Beginning at the line that contains "Think carefully about" and ending at the last line of the entries, write out each line exactly; include nothing outside that span.
Start of Block
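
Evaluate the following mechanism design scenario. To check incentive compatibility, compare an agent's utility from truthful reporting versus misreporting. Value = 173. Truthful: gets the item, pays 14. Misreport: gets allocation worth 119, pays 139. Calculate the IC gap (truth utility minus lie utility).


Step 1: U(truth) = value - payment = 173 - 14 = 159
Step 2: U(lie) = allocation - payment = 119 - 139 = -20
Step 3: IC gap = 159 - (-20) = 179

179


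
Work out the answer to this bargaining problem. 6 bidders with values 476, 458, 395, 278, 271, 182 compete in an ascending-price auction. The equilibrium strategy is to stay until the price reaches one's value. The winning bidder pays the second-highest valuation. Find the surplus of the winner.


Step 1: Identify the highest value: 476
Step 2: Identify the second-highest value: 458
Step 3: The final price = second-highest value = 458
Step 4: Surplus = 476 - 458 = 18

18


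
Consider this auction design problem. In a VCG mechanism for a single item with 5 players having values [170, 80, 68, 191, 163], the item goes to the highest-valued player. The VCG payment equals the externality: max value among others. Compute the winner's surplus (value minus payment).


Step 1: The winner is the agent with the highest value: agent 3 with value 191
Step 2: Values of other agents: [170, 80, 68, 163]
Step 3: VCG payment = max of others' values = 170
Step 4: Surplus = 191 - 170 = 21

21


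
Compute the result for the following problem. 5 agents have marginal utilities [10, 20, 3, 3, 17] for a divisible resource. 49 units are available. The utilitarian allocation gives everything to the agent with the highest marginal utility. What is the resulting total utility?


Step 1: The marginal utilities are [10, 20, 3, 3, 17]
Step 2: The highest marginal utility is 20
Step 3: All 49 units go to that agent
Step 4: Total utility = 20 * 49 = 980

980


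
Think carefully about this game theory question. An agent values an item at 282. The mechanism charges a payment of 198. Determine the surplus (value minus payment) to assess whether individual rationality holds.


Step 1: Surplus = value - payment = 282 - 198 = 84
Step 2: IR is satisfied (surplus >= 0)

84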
End of Block
Reply to the task
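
Think carefully about this game theory question. An agent values an item at 282. The mechanism charges a payment of 198. Determine the surplus (value minus payment) to assess whether individual rationality holds.


Step 1: Surplus = value - payment = 282 - 198 = 84
Step 2: IR is satisfied (surplus >= 0)

84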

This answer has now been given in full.